#### INPUT FOR THIS TASK
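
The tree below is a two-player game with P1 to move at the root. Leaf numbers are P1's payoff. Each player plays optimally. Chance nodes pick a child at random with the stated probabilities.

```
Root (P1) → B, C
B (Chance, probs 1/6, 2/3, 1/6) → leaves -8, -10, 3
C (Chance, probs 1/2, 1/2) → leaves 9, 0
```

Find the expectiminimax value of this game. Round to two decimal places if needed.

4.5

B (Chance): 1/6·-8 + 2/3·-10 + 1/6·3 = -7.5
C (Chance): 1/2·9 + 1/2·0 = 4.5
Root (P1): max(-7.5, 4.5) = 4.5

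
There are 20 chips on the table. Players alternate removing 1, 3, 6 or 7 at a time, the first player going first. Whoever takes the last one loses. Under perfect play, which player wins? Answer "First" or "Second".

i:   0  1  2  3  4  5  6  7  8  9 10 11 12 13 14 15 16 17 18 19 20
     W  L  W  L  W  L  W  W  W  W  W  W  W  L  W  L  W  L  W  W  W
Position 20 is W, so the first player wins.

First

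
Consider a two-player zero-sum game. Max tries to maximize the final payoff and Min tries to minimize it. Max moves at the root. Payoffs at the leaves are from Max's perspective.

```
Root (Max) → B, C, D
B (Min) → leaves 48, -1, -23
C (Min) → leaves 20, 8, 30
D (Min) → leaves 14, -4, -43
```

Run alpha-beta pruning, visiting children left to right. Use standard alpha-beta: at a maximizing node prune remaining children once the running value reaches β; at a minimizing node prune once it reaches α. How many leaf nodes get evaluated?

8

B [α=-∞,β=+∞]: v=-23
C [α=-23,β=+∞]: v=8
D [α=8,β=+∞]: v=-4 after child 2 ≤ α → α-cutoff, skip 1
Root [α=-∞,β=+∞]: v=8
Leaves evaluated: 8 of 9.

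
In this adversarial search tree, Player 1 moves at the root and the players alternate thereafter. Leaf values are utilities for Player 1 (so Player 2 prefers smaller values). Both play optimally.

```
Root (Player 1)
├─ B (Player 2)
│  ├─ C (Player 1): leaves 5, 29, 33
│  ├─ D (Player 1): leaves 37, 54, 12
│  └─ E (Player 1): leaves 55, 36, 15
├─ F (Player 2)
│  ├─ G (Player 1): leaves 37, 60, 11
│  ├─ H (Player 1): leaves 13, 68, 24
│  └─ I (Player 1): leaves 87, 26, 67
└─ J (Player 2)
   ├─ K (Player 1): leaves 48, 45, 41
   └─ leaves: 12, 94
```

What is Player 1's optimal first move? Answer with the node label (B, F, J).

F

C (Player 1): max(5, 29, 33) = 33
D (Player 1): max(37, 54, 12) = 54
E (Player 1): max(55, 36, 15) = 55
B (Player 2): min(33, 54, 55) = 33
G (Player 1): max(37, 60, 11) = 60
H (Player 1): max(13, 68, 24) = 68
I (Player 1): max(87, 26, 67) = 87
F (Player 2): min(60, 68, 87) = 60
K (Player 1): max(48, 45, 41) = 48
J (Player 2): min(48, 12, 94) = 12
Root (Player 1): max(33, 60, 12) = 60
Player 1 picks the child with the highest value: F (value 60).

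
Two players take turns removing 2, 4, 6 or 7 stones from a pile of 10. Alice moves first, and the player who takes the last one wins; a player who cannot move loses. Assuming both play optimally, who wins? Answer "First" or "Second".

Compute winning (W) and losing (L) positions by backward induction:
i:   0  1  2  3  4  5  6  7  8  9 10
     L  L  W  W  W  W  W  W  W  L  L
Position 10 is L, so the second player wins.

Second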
########
#### INPUT FOR THIS TASK
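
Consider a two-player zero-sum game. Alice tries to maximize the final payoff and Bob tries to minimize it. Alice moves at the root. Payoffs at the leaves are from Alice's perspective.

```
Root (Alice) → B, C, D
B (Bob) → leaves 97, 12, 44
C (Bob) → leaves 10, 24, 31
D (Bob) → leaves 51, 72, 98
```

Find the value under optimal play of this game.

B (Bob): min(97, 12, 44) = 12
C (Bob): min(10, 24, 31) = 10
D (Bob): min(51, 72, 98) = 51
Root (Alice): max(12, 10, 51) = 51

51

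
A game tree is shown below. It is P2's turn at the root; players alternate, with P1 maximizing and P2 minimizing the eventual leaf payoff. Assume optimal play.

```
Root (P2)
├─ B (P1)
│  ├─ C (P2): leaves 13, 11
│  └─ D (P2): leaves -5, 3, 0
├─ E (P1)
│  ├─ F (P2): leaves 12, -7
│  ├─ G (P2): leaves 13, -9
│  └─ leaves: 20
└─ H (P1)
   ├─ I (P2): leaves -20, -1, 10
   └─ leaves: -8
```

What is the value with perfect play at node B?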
########
#### INPUT FOR THIS TASK
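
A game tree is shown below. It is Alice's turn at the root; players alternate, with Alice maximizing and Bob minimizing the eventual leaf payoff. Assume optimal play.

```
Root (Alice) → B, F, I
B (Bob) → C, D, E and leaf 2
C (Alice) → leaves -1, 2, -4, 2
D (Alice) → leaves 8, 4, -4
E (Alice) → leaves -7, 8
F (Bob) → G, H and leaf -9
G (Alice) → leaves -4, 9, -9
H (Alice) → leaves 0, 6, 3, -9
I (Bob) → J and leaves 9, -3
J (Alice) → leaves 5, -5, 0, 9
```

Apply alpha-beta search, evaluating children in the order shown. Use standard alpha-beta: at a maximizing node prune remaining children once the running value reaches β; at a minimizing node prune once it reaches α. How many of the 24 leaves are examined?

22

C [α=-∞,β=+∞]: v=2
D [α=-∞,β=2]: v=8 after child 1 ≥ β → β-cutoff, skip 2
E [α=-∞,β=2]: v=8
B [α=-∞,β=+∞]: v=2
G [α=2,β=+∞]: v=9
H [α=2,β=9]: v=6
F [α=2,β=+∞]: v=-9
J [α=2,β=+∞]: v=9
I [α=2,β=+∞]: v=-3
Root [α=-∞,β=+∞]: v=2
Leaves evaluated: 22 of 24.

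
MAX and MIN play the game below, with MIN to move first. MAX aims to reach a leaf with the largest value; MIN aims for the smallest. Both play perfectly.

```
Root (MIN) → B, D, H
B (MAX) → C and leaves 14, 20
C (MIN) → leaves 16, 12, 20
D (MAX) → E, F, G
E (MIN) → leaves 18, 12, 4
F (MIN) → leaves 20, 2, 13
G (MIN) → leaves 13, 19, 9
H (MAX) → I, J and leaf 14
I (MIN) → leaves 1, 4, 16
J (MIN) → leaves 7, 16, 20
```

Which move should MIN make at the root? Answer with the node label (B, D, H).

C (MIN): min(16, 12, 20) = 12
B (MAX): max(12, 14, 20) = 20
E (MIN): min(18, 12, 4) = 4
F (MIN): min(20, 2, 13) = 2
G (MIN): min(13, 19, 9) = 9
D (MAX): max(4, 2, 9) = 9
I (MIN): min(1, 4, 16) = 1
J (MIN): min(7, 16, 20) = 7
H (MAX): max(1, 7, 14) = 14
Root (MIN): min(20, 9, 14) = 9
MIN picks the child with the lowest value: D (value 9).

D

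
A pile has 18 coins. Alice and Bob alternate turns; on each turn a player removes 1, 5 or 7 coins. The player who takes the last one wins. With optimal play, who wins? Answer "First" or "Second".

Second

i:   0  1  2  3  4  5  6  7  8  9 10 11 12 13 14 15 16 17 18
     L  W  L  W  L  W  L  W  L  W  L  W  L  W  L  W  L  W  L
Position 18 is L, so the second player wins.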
########
» **DIRECTIONS**: Scan the data above for the string "tries". Copy every line in which it appears.

» **TASK SOLUTION**:
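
Consider a two-player zero-sum game. Max tries to maximize the final payoff and Min tries to minimize it. Max moves at the root. Payoffs at the leaves are from Max's perspective.
Consider a two-player zero-sum game. Alice tries to maximize the final payoff and Bob tries to minimize it. Alice moves at the root. Payoffs at the leaves are from Alice's perspective.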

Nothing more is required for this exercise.